DATA FOR ANALYSIS >>
********
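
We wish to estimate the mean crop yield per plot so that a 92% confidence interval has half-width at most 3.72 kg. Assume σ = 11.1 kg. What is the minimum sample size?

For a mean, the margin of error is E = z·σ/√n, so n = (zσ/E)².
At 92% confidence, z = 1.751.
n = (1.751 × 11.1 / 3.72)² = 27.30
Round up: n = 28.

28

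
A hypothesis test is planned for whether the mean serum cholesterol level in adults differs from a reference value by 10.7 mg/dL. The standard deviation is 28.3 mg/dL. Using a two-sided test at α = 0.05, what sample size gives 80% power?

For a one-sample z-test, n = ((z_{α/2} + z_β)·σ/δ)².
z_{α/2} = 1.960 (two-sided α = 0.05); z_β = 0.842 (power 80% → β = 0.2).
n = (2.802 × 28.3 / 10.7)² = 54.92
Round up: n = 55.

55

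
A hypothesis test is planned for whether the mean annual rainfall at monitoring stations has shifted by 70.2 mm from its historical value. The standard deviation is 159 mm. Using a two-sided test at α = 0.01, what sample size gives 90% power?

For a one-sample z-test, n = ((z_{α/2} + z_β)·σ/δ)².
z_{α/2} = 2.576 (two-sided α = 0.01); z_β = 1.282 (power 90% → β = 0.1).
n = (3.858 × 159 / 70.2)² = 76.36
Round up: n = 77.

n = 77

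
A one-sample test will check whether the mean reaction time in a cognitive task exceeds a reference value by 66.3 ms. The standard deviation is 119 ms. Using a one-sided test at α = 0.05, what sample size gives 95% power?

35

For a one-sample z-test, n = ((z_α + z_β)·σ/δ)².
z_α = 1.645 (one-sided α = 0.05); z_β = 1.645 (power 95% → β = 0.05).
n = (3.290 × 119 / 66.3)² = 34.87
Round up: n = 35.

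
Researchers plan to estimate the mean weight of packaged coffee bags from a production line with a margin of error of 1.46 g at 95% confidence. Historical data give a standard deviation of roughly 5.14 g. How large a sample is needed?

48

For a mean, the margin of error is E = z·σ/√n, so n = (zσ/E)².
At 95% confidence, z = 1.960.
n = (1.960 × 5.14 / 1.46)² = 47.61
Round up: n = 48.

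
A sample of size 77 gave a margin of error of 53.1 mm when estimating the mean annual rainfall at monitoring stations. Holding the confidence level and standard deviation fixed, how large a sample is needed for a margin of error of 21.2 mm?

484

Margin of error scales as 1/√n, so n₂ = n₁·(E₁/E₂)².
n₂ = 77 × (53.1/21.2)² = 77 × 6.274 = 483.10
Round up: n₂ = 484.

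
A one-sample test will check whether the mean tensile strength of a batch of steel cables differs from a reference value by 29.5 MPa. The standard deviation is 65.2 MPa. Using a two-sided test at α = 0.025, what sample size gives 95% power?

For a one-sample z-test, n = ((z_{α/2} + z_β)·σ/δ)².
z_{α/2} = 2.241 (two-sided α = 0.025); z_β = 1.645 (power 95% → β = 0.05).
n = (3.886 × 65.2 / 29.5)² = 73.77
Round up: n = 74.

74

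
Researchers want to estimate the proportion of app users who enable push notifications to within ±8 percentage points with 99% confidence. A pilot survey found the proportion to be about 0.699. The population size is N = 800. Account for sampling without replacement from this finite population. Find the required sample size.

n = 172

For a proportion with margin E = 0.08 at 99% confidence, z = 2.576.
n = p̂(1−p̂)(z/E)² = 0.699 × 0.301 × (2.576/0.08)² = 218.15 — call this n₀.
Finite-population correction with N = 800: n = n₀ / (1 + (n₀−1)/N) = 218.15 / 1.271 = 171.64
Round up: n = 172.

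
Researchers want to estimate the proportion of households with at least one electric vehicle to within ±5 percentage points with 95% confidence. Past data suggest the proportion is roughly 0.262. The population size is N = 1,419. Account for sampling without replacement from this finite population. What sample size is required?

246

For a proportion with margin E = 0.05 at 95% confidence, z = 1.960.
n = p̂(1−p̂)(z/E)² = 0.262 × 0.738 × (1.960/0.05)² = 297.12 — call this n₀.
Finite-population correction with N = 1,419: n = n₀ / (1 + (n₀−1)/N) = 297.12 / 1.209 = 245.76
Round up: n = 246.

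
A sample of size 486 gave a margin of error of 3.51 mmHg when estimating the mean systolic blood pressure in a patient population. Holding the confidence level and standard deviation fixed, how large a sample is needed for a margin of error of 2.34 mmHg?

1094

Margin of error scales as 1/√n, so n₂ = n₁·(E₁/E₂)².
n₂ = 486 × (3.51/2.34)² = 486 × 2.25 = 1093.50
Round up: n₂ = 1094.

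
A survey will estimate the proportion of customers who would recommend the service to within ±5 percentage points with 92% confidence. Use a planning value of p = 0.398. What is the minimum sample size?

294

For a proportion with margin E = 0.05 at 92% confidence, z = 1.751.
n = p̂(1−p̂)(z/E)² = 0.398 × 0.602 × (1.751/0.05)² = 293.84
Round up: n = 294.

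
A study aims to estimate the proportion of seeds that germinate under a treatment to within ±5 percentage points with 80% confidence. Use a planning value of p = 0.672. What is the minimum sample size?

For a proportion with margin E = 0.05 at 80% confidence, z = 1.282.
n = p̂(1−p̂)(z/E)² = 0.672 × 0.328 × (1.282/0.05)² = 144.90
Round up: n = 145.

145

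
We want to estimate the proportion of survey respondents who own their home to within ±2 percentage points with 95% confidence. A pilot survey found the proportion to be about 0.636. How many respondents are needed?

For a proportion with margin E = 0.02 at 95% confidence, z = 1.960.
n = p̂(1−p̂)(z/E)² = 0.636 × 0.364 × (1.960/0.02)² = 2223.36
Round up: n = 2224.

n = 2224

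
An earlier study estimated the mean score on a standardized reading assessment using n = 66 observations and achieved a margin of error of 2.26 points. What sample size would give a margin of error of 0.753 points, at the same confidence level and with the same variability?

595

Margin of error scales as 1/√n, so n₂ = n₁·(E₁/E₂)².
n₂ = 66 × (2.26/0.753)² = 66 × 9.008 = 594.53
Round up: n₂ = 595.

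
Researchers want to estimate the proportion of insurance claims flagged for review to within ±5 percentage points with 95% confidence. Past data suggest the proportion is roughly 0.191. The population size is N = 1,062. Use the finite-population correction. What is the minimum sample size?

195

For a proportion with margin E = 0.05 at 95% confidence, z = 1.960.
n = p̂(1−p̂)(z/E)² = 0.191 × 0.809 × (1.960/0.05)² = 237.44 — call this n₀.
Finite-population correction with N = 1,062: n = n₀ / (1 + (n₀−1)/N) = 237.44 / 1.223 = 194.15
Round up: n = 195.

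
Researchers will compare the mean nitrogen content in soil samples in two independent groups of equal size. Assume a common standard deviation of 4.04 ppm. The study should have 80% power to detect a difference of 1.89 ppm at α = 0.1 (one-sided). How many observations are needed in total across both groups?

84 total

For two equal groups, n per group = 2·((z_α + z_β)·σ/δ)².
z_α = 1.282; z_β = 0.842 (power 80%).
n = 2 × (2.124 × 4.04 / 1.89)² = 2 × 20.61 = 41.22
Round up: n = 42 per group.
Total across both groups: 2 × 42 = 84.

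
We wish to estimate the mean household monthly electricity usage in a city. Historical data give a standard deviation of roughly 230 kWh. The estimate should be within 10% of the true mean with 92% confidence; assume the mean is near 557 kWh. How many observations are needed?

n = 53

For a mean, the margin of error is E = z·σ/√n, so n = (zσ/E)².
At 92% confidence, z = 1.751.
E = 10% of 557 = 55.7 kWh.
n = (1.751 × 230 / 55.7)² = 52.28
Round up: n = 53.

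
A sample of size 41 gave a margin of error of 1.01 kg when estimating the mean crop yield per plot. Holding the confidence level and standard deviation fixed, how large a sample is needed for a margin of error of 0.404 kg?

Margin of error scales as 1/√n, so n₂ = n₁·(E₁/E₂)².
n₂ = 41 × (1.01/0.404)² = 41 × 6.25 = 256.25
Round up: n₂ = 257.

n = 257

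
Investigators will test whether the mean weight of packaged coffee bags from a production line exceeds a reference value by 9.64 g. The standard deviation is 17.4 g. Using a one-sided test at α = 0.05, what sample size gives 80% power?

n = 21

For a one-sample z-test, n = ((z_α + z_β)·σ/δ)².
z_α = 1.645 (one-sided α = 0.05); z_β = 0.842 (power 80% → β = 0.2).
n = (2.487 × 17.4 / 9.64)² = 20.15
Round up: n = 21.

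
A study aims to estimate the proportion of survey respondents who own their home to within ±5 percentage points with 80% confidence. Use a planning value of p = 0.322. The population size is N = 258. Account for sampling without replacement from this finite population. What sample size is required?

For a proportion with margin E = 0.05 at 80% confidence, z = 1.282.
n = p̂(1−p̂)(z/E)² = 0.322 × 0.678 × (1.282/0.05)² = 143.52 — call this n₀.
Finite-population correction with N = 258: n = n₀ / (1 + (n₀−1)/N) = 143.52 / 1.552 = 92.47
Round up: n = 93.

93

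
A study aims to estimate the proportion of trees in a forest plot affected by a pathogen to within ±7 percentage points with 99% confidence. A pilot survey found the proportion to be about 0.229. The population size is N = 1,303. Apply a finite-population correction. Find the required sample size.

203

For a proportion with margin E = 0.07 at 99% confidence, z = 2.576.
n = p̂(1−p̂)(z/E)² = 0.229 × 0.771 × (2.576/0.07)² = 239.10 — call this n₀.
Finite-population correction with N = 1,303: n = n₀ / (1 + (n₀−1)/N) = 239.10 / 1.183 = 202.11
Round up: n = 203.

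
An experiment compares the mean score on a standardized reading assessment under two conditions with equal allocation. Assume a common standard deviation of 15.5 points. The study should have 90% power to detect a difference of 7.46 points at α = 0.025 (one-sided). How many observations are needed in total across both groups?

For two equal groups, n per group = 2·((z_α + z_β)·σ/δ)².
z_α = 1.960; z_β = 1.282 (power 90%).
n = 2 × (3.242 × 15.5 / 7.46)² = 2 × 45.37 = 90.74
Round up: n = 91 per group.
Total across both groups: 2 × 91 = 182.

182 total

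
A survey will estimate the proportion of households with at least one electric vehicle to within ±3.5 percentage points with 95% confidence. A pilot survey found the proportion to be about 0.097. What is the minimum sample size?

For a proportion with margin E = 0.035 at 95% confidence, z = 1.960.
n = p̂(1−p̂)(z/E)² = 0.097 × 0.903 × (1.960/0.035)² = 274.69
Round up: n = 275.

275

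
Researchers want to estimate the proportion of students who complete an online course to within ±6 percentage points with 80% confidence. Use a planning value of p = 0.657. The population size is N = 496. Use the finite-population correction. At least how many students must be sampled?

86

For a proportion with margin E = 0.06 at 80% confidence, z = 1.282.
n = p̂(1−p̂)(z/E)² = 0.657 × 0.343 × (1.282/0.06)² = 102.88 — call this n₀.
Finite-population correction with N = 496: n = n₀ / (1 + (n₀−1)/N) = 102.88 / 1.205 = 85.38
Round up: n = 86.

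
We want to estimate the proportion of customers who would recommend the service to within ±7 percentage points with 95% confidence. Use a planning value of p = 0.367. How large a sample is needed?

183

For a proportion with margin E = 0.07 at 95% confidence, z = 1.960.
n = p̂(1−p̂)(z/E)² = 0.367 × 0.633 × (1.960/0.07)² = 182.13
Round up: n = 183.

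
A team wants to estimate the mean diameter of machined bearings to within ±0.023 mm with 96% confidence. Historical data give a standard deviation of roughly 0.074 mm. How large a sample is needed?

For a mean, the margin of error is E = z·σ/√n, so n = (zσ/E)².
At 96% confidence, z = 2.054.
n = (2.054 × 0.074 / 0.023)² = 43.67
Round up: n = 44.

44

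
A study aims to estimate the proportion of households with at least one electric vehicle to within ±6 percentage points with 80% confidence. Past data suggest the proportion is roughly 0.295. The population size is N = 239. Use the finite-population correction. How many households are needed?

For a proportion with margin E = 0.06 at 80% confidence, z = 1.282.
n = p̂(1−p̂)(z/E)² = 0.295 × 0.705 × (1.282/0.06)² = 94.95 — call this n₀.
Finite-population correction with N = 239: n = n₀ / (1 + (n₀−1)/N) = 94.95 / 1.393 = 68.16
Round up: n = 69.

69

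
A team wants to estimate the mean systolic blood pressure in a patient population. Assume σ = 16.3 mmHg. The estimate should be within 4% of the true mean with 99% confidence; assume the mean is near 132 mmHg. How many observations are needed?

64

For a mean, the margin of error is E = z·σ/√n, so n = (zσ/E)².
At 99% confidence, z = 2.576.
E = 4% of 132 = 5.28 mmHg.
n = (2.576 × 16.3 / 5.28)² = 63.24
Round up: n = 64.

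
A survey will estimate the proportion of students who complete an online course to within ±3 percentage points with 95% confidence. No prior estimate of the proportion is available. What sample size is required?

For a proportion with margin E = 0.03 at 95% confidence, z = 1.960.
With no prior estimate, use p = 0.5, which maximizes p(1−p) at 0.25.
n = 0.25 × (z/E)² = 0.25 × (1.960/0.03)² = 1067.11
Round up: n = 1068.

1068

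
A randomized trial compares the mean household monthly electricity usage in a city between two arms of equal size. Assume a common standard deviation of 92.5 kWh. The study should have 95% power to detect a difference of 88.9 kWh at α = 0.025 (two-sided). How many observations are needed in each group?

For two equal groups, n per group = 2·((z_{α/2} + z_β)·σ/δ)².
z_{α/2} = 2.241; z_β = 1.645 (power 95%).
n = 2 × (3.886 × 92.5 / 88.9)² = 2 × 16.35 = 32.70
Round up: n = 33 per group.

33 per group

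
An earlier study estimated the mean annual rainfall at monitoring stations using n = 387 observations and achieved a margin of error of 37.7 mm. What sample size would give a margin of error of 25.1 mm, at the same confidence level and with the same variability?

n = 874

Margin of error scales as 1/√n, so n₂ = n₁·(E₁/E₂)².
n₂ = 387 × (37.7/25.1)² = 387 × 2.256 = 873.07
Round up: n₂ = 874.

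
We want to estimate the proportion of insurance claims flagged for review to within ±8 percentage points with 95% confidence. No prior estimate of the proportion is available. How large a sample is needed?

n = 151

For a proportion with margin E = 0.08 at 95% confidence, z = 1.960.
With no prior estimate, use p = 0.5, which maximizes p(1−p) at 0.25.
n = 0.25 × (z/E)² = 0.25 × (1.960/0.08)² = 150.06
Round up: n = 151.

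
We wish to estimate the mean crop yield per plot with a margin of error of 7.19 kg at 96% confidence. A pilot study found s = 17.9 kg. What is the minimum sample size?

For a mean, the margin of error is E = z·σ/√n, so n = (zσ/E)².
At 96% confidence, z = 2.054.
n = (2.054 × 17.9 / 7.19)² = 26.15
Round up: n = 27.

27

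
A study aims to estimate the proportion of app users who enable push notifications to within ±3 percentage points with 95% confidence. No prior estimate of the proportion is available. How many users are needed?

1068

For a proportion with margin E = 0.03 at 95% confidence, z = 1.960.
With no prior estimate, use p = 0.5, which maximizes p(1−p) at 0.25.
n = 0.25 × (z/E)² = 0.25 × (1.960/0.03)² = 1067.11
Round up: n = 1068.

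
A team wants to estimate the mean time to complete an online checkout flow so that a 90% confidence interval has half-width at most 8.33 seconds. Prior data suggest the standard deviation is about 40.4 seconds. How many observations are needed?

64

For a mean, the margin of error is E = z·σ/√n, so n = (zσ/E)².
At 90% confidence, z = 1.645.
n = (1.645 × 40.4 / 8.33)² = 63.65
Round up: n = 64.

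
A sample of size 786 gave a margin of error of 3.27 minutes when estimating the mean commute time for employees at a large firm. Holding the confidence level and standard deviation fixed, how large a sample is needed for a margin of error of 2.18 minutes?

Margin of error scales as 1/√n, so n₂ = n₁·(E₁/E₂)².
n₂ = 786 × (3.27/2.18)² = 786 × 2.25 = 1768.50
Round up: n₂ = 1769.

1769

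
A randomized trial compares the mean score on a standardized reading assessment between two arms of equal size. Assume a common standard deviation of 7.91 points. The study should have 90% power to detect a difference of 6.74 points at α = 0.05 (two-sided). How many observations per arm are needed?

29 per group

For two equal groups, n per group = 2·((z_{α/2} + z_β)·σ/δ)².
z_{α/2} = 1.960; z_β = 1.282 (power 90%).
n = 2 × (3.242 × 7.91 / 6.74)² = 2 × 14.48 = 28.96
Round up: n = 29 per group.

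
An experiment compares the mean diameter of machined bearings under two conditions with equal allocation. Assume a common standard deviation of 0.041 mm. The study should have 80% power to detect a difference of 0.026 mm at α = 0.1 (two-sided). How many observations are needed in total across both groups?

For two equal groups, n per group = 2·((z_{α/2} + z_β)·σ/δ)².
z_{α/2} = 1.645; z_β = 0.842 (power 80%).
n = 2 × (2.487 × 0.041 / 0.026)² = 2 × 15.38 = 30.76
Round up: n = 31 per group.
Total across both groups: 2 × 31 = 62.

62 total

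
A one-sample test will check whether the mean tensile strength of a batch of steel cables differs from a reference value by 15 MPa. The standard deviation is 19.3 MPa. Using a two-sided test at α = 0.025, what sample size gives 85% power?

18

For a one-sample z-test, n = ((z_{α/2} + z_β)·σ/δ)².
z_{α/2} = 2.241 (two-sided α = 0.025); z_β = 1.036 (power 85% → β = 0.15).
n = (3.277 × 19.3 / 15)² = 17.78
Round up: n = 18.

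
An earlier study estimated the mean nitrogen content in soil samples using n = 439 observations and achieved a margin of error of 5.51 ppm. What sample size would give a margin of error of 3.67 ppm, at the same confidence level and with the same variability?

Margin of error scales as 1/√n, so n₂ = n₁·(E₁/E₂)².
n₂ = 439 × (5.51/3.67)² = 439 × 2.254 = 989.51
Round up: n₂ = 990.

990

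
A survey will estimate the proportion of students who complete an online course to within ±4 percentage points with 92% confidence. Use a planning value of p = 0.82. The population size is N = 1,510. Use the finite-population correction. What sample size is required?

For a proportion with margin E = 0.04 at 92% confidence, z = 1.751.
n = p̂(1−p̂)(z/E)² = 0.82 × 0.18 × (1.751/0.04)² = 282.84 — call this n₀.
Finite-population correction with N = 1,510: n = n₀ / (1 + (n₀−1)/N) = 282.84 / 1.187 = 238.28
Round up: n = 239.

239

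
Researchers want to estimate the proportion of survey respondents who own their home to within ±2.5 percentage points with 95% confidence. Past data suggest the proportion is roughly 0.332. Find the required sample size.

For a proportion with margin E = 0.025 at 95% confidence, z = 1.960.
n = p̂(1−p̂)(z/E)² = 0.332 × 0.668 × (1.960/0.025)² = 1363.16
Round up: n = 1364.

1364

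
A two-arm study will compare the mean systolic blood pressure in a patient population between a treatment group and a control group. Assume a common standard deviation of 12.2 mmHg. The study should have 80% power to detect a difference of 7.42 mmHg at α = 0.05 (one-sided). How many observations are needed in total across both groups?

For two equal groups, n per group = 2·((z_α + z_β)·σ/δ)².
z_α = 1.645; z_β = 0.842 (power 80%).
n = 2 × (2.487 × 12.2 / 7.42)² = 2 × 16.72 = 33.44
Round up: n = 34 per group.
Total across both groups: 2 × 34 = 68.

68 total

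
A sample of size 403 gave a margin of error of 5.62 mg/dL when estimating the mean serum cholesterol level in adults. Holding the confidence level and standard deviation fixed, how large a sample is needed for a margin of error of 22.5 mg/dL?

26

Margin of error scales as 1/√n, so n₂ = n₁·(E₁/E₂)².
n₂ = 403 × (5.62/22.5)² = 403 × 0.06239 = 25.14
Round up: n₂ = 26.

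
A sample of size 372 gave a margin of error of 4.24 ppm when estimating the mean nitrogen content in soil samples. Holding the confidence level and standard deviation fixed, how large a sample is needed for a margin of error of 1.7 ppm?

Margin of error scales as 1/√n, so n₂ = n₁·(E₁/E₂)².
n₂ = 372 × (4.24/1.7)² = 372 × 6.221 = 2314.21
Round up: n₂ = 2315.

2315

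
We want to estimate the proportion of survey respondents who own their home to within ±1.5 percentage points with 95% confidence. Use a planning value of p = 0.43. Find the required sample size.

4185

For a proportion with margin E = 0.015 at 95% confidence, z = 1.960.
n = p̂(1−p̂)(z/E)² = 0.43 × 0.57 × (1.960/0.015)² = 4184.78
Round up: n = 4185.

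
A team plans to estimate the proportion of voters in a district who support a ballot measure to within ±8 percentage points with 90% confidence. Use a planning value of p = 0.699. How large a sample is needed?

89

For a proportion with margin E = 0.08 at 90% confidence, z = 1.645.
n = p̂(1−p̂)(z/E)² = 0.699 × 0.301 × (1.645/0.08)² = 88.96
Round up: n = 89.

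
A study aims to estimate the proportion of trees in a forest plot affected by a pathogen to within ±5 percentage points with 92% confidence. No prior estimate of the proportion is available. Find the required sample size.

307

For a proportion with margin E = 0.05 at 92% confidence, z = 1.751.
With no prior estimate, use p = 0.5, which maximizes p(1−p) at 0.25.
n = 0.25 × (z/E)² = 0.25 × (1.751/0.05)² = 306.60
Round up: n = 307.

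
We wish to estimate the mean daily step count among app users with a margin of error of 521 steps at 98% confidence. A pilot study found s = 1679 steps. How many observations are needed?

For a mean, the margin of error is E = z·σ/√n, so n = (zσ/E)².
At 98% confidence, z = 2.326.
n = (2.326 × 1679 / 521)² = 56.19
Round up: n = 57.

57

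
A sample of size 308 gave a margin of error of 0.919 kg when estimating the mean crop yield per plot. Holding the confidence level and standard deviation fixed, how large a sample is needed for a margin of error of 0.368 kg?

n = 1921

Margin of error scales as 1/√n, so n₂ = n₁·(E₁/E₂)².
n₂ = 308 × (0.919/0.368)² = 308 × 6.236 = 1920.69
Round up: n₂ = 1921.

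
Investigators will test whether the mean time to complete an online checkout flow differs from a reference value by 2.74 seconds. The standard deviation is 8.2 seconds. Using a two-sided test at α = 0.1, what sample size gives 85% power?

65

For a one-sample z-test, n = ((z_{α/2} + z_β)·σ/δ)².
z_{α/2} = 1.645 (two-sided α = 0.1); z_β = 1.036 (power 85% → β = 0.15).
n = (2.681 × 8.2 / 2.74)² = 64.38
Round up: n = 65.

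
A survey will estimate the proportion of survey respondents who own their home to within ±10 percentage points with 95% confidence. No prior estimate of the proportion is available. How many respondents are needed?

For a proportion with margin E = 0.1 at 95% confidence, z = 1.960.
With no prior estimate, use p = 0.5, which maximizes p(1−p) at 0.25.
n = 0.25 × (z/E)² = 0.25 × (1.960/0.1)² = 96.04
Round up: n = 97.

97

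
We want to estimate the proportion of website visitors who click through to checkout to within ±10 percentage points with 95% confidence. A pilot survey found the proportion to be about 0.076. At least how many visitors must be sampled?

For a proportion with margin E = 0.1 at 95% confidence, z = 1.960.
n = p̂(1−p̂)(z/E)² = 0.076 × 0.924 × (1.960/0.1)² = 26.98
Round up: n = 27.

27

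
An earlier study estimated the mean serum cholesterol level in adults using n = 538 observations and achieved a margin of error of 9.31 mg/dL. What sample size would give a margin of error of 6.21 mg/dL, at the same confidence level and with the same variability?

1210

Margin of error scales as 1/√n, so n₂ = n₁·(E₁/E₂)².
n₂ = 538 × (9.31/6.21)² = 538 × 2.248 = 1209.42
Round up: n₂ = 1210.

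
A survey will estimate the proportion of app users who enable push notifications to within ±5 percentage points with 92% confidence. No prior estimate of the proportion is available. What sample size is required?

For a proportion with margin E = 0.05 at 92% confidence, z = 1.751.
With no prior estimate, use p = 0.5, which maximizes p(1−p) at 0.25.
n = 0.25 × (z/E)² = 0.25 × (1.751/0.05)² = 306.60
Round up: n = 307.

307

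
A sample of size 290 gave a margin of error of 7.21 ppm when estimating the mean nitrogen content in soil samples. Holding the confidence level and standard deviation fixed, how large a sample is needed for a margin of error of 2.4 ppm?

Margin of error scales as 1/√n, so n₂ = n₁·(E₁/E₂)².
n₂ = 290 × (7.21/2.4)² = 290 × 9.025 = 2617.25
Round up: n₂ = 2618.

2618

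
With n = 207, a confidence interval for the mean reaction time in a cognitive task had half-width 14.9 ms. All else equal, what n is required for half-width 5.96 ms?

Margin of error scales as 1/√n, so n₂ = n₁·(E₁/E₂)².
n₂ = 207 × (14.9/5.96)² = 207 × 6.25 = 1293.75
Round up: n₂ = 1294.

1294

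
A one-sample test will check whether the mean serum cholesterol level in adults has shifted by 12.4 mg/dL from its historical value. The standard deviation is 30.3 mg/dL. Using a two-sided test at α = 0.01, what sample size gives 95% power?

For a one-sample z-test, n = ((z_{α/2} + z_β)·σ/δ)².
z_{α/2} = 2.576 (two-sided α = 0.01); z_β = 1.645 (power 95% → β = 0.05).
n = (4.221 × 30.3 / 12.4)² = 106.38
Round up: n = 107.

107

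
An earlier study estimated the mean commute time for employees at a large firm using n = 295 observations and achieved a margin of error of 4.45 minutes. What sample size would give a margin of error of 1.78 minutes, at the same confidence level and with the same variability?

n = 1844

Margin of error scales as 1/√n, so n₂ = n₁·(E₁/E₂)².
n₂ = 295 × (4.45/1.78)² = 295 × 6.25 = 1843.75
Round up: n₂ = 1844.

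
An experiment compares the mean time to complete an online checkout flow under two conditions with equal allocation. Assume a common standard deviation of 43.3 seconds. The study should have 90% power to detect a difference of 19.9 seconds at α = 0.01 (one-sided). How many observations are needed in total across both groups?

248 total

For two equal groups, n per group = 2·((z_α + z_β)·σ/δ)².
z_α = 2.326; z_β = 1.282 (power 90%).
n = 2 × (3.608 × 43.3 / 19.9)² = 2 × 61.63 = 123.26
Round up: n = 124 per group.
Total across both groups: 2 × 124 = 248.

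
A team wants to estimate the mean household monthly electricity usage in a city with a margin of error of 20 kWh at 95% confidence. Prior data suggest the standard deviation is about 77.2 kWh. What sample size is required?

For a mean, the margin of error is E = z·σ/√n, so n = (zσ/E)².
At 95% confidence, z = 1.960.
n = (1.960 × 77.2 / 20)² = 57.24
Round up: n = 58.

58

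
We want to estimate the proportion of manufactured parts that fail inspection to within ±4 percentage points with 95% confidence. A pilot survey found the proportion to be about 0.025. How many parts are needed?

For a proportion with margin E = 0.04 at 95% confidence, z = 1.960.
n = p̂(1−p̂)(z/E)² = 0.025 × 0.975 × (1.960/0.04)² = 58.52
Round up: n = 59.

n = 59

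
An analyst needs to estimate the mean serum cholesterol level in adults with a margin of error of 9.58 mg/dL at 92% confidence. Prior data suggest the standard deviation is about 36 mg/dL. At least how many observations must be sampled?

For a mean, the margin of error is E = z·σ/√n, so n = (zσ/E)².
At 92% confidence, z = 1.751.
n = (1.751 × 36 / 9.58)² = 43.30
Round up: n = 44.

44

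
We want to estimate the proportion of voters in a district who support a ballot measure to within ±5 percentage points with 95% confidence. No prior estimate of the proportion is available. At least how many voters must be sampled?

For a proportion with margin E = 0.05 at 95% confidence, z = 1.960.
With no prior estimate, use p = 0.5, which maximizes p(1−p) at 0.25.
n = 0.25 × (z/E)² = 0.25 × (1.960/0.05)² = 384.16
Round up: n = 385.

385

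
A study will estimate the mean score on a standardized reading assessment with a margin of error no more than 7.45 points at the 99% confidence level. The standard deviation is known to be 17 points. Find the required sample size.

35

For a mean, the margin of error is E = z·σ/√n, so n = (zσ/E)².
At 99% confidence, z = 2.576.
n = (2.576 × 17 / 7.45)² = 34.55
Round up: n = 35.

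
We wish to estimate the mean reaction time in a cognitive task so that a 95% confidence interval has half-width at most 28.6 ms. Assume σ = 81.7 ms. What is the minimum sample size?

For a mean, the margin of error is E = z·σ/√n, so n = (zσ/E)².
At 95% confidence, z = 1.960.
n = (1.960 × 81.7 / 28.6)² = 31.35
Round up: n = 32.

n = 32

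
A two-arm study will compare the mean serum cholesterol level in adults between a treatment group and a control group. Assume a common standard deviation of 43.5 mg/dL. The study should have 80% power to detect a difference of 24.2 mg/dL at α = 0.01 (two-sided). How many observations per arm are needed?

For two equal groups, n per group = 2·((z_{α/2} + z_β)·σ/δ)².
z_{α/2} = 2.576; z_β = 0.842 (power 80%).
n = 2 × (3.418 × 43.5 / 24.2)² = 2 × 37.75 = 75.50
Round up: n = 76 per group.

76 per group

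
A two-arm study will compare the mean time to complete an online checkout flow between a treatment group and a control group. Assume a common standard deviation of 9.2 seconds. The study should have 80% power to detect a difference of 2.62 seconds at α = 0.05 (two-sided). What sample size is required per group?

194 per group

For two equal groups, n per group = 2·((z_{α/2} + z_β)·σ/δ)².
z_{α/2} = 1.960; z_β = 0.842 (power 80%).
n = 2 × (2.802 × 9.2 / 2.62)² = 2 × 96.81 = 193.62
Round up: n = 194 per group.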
********
TASK BRIEF >>
Extract every line from the one containing "We wish to estimate the mean reaction" to the end of the entries, including both of those lines, exactly as given and with nothing added.

ANSWER BOX >>
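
We wish to estimate the mean reaction time in a cognitive task so that a 95% confidence interval has half-width at most 28.6 ms. Assume σ = 81.7 ms. What is the minimum sample size?

For a mean, the margin of error is E = z·σ/√n, so n = (zσ/E)².
At 95% confidence, z = 1.960.
n = (1.960 × 81.7 / 28.6)² = 31.35
Round up: n = 32.

n = 32

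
A two-arm study will compare the mean serum cholesterol level in adults between a treatment group and a control group. Assume a common standard deviation of 43.5 mg/dL. The study should have 80% power to detect a difference of 24.2 mg/dL at α = 0.01 (two-sided). How many observations per arm are needed?

For two equal groups, n per group = 2·((z_{α/2} + z_β)·σ/δ)².
z_{α/2} = 2.576; z_β = 0.842 (power 80%).
n = 2 × (3.418 × 43.5 / 24.2)² = 2 × 37.75 = 75.50
Round up: n = 76 per group.

76 per group

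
A two-arm study will compare the mean time to complete an online checkout flow between a treatment group and a control group. Assume a common standard deviation of 9.2 seconds. The study should have 80% power to detect a difference of 2.62 seconds at α = 0.05 (two-sided). What sample size is required per group?

194 per group

For two equal groups, n per group = 2·((z_{α/2} + z_β)·σ/δ)².
z_{α/2} = 1.960; z_β = 0.842 (power 80%).
n = 2 × (2.802 × 9.2 / 2.62)² = 2 × 96.81 = 193.62
Round up: n = 194 per group.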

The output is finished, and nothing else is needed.